== Directions for this task ==
Please repeat all the entries. Nothing may differ.

== Records for processing ==
□ □ □ □ □

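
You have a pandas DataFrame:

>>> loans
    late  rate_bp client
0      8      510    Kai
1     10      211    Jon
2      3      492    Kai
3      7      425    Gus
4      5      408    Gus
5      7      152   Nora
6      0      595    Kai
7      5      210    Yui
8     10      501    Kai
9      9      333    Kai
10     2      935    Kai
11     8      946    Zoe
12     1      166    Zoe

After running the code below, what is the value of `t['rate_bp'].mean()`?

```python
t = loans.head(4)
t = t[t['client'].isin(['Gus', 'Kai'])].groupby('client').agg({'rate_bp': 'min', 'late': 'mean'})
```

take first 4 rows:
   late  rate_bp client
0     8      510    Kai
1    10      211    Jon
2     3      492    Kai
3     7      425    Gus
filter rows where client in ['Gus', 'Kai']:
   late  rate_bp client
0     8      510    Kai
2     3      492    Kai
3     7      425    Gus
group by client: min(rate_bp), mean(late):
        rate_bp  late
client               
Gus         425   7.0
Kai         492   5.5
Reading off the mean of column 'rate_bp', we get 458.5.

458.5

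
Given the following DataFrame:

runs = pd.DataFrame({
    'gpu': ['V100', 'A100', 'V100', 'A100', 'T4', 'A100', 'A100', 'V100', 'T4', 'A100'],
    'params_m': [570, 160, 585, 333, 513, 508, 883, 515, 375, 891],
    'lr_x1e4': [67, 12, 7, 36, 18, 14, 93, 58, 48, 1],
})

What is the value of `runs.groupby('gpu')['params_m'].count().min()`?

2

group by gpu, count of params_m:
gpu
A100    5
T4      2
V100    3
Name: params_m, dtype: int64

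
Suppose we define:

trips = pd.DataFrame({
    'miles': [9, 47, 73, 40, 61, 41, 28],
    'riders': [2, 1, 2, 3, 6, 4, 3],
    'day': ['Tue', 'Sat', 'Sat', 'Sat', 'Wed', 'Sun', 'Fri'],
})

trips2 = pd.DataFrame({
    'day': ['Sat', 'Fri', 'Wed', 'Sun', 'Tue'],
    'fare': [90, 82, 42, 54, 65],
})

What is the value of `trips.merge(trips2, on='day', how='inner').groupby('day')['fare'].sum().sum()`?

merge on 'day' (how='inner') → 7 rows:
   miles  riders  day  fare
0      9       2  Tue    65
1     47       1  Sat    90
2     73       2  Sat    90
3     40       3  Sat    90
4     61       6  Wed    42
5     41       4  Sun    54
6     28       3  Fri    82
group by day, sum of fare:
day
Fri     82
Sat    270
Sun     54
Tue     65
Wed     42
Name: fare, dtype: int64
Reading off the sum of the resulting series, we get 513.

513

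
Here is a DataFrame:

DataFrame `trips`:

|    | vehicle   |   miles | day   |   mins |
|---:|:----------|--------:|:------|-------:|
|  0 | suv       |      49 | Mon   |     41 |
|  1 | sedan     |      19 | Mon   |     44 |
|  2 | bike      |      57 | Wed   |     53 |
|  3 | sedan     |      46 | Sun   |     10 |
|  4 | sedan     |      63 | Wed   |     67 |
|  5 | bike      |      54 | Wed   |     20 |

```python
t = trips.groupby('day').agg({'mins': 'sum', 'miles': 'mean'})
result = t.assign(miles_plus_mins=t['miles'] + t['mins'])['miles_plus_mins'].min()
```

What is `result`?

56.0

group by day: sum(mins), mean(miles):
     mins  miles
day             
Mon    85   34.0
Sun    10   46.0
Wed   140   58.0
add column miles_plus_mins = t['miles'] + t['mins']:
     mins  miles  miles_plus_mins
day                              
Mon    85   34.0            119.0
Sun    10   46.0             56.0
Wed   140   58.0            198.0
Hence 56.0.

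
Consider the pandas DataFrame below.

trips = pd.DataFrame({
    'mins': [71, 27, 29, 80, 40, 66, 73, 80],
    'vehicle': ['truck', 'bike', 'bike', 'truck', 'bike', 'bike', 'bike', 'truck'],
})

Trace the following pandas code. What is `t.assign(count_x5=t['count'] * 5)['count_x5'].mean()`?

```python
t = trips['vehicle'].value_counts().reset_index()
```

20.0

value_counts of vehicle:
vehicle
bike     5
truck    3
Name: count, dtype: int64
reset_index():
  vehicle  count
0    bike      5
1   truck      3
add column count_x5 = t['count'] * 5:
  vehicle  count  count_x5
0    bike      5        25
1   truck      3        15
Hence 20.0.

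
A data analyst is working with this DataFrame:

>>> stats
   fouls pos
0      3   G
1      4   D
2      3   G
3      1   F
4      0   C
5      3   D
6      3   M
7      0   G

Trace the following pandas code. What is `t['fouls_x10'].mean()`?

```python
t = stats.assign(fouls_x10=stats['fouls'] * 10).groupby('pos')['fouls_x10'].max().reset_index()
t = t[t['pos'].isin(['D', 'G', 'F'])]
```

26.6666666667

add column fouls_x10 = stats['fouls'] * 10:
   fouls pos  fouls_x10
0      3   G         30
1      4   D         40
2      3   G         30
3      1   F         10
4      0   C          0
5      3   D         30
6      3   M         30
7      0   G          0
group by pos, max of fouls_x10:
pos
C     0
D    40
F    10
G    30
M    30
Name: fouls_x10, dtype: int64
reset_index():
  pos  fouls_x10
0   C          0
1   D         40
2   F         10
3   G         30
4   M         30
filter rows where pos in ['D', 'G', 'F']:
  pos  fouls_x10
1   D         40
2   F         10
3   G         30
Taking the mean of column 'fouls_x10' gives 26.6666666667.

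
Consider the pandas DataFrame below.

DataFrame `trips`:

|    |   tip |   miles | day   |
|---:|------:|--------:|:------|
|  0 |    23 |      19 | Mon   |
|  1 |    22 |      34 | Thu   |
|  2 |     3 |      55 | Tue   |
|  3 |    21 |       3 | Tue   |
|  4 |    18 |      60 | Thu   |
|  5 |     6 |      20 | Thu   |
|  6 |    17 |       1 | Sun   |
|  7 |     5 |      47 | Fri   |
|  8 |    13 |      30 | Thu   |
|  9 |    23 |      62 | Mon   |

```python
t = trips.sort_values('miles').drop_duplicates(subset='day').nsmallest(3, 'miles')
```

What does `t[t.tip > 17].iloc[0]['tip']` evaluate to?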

□ □ □ □ □

== Task response ==
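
You have a pandas DataFrame:

>>> loans
    late  rate_bp client
0      8      510    Kai
1     10      211    Jon
2      3      492    Kai
3      7      425    Gus
4      5      408    Gus
5      7      152   Nora
6      0      595    Kai
7      5      210    Yui
8     10      501    Kai
9      9      333    Kai
10     2      935    Kai
11     8      946    Zoe
12     1      166    Zoe

After running the code below, what is the value of `t['rate_bp'].mean()`?

```python
t = loans.head(4)
t = t[t['client'].isin(['Gus', 'Kai'])].groupby('client').agg({'rate_bp': 'min', 'late': 'mean'})
```

take first 4 rows:
   late  rate_bp client
0     8      510    Kai
1    10      211    Jon
2     3      492    Kai
3     7      425    Gus
filter rows where client in ['Gus', 'Kai']:
   late  rate_bp client
0     8      510    Kai
2     3      492    Kai
3     7      425    Gus
group by client: min(rate_bp), mean(late):
        rate_bp  late
client               
Gus         425   7.0
Kai         492   5.5
Reading off the mean of column 'rate_bp', we get 458.5.

458.5

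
Given the following DataFrame:

runs = pd.DataFrame({
    'gpu': ['V100', 'A100', 'V100', 'A100', 'T4', 'A100', 'A100', 'V100', 'T4', 'A100'],
    'params_m': [570, 160, 585, 333, 513, 508, 883, 515, 375, 891],
    'lr_x1e4': [67, 12, 7, 36, 18, 14, 93, 58, 48, 1],
})

What is the value of `runs.groupby('gpu')['params_m'].count().min()`?

2

group by gpu, count of params_m:
gpu
A100    5
T4      2
V100    3
Name: params_m, dtype: int64

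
Suppose we define:

trips = pd.DataFrame({
    'miles': [9, 47, 73, 40, 61, 41, 28],
    'riders': [2, 1, 2, 3, 6, 4, 3],
    'day': ['Tue', 'Sat', 'Sat', 'Sat', 'Wed', 'Sun', 'Fri'],
})

trips2 = pd.DataFrame({
    'day': ['Sat', 'Fri', 'Wed', 'Sun', 'Tue'],
    'fare': [90, 82, 42, 54, 65],
})

What is the value of `trips.merge(trips2, on='day', how='inner').groupby('day')['fare'].sum().sum()`?

merge on 'day' (how='inner') → 7 rows:
   miles  riders  day  fare
0      9       2  Tue    65
1     47       1  Sat    90
2     73       2  Sat    90
3     40       3  Sat    90
4     61       6  Wed    42
5     41       4  Sun    54
6     28       3  Fri    82
group by day, sum of fare:
day
Fri     82
Sat    270
Sun     54
Tue     65
Wed     42
Name: fare, dtype: int64
Reading off the sum of the resulting series, we get 513.

513

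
Here is a DataFrame:

DataFrame `trips`:

|    | vehicle   |   miles | day   |   mins |
|---:|:----------|--------:|:------|-------:|
|  0 | suv       |      49 | Mon   |     41 |
|  1 | sedan     |      19 | Mon   |     44 |
|  2 | bike      |      57 | Wed   |     53 |
|  3 | sedan     |      46 | Sun   |     10 |
|  4 | sedan     |      63 | Wed   |     67 |
|  5 | bike      |      54 | Wed   |     20 |

```python
t = trips.groupby('day').agg({'mins': 'sum', 'miles': 'mean'})
result = t.assign(miles_plus_mins=t['miles'] + t['mins'])['miles_plus_mins'].min()
```

What is `result`?

56.0

group by day: sum(mins), mean(miles):
     mins  miles
day             
Mon    85   34.0
Sun    10   46.0
Wed   140   58.0
add column miles_plus_mins = t['miles'] + t['mins']:
     mins  miles  miles_plus_mins
day                              
Mon    85   34.0            119.0
Sun    10   46.0             56.0
Wed   140   58.0            198.0
Hence 56.0.

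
Consider the pandas DataFrame below.

trips = pd.DataFrame({
    'mins': [71, 27, 29, 80, 40, 66, 73, 80],
    'vehicle': ['truck', 'bike', 'bike', 'truck', 'bike', 'bike', 'bike', 'truck'],
})

Trace the following pandas code. What is `t.assign(count_x5=t['count'] * 5)['count_x5'].mean()`?

```python
t = trips['vehicle'].value_counts().reset_index()
```

20.0

value_counts of vehicle:
vehicle
bike     5
truck    3
Name: count, dtype: int64
reset_index():
  vehicle  count
0    bike      5
1   truck      3
add column count_x5 = t['count'] * 5:
  vehicle  count  count_x5
0    bike      5        25
1   truck      3        15
Hence 20.0.

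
A data analyst is working with this DataFrame:

>>> stats
   fouls pos
0      3   G
1      4   D
2      3   G
3      1   F
4      0   C
5      3   D
6      3   M
7      0   G

Trace the following pandas code. What is `t['fouls_x10'].mean()`?

```python
t = stats.assign(fouls_x10=stats['fouls'] * 10).groupby('pos')['fouls_x10'].max().reset_index()
t = t[t['pos'].isin(['D', 'G', 'F'])]
```

26.6666666667

add column fouls_x10 = stats['fouls'] * 10:
   fouls pos  fouls_x10
0      3   G         30
1      4   D         40
2      3   G         30
3      1   F         10
4      0   C          0
5      3   D         30
6      3   M         30
7      0   G          0
group by pos, max of fouls_x10:
pos
C     0
D    40
F    10
G    30
M    30
Name: fouls_x10, dtype: int64
reset_index():
  pos  fouls_x10
0   C          0
1   D         40
2   F         10
3   G         30
4   M         30
filter rows where pos in ['D', 'G', 'F']:
  pos  fouls_x10
1   D         40
2   F         10
3   G         30
Taking the mean of column 'fouls_x10' gives 26.6666666667.

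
Consider the pandas DataFrame below.

DataFrame `trips`:

|    |   tip |   miles | day   |
|---:|------:|--------:|:------|
|  0 |    23 |      19 | Mon   |
|  1 |    22 |      34 | Thu   |
|  2 |     3 |      55 | Tue   |
|  3 |    21 |       3 | Tue   |
|  4 |    18 |      60 | Thu   |
|  5 |     6 |      20 | Thu   |
|  6 |    17 |       1 | Sun   |
|  7 |     5 |      47 | Fri   |
|  8 |    13 |      30 | Thu   |
|  9 |    23 |      62 | Mon   |

```python
t = trips.sort_values('miles').drop_duplicates(subset='day').nsmallest(3, 'miles')
```

What does `t[t.tip > 17].iloc[0]['tip']` evaluate to?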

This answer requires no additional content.